[Opening Supplied information section]

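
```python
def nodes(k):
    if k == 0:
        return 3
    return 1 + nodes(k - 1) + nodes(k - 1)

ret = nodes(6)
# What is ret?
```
Call trace (a repeated sub-call is expanded the first time; later identical calls just restate its return value):
nodes(k=6)
  nodes(k=5)
    nodes(k=4)
      nodes(k=3)
        nodes(k=2)
          nodes(k=1)
            nodes(k=0)
            -> return 3
            nodes(k=0)
            -> return 3
          -> return 7
          nodes(k=1) -> return 7  (same call as traced above)
        -> return 15
        nodes(k=2) -> return 15  (same call as traced above)
      -> return 31
      nodes(k=3) -> return 31  (same call as traced above)
    -> return 63
    nodes(k=4) -> return 63  (same call as traced above)
  -> return 127
  nodes(k=5) -> return 127  (same call as traced above)
-> return 255

Final answer: 255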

[Closing Supplied information section]

*What you have to do:* For this exercise, output all the data exactly as shown above.

*Task response:*
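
```python
def nodes(k):
    if k == 0:
        return 3
    return 1 + nodes(k - 1) + nodes(k - 1)

ret = nodes(6)
# What is ret?
```
Call trace (a repeated sub-call is expanded the first time; later identical calls just restate its return value):
nodes(k=6)
  nodes(k=5)
    nodes(k=4)
      nodes(k=3)
        nodes(k=2)
          nodes(k=1)
            nodes(k=0)
            -> return 3
            nodes(k=0)
            -> return 3
          -> return 7
          nodes(k=1) -> return 7  (same call as traced above)
        -> return 15
        nodes(k=2) -> return 15  (same call as traced above)
      -> return 31
      nodes(k=3) -> return 31  (same call as traced above)
    -> return 63
    nodes(k=4) -> return 63  (same call as traced above)
  -> return 127
  nodes(k=5) -> return 127  (same call as traced above)
-> return 255

Final answer: 255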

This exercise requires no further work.